Reproduce every entry exactly as given.

###

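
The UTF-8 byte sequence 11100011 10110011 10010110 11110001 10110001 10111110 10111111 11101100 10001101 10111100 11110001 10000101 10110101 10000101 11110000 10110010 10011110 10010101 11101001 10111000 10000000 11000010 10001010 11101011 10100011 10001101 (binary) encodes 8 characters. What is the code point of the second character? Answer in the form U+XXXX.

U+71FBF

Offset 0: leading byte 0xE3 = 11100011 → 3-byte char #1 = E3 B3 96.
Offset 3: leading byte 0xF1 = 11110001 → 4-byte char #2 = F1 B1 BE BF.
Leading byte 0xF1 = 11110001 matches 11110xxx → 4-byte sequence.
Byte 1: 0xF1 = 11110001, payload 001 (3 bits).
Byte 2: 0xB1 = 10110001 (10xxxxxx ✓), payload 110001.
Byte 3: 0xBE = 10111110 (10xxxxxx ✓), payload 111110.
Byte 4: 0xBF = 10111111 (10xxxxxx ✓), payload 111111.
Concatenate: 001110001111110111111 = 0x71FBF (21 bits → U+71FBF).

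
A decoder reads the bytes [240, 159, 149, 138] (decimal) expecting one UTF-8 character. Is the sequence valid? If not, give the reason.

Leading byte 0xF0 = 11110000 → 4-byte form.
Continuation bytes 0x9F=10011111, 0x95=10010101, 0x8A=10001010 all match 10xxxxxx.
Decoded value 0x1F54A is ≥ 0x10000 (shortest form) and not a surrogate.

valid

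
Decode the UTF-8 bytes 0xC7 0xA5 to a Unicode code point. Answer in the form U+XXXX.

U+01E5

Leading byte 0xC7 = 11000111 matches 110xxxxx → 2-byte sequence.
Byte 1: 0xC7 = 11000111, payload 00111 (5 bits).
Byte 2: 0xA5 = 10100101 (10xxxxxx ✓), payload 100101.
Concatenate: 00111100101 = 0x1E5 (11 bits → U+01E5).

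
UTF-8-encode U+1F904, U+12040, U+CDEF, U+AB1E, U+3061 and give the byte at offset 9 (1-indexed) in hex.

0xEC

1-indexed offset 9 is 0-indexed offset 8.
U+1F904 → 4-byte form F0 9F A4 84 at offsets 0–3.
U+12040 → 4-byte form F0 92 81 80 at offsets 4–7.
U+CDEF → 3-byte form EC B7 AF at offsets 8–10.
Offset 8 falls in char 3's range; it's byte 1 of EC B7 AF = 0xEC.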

###

- Solution for this exercise -
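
The UTF-8 byte sequence 11100011 10110011 10010110 11110001 10110001 10111110 10111111 11101100 10001101 10111100 11110001 10000101 10110101 10000101 11110000 10110010 10011110 10010101 11101001 10111000 10000000 11000010 10001010 11101011 10100011 10001101 (binary) encodes 8 characters. What is the code point of the second character? Answer in the form U+XXXX.

U+71FBF

Offset 0: leading byte 0xE3 = 11100011 → 3-byte char #1 = E3 B3 96.
Offset 3: leading byte 0xF1 = 11110001 → 4-byte char #2 = F1 B1 BE BF.
Leading byte 0xF1 = 11110001 matches 11110xxx → 4-byte sequence.
Byte 1: 0xF1 = 11110001, payload 001 (3 bits).
Byte 2: 0xB1 = 10110001 (10xxxxxx ✓), payload 110001.
Byte 3: 0xBE = 10111110 (10xxxxxx ✓), payload 111110.
Byte 4: 0xBF = 10111111 (10xxxxxx ✓), payload 111111.
Concatenate: 001110001111110111111 = 0x71FBF (21 bits → U+71FBF).

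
A decoder reads the bytes [240, 159, 149, 138] (decimal) expecting one UTF-8 character. Is the sequence valid? If not, give the reason.

Leading byte 0xF0 = 11110000 → 4-byte form.
Continuation bytes 0x9F=10011111, 0x95=10010101, 0x8A=10001010 all match 10xxxxxx.
Decoded value 0x1F54A is ≥ 0x10000 (shortest form) and not a surrogate.

valid

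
Decode the UTF-8 bytes 0xC7 0xA5 to a Unicode code point. Answer in the form U+XXXX.

U+01E5

Leading byte 0xC7 = 11000111 matches 110xxxxx → 2-byte sequence.
Byte 1: 0xC7 = 11000111, payload 00111 (5 bits).
Byte 2: 0xA5 = 10100101 (10xxxxxx ✓), payload 100101.
Concatenate: 00111100101 = 0x1E5 (11 bits → U+01E5).

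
UTF-8-encode U+1F904, U+12040, U+CDEF, U+AB1E, U+3061 and give the byte at offset 9 (1-indexed) in hex.

0xEC

1-indexed offset 9 is 0-indexed offset 8.
U+1F904 → 4-byte form F0 9F A4 84 at offsets 0–3.
U+12040 → 4-byte form F0 92 81 80 at offsets 4–7.
U+CDEF → 3-byte form EC B7 AF at offsets 8–10.
Offset 8 falls in char 3's range; it's byte 1 of EC B7 AF = 0xEC.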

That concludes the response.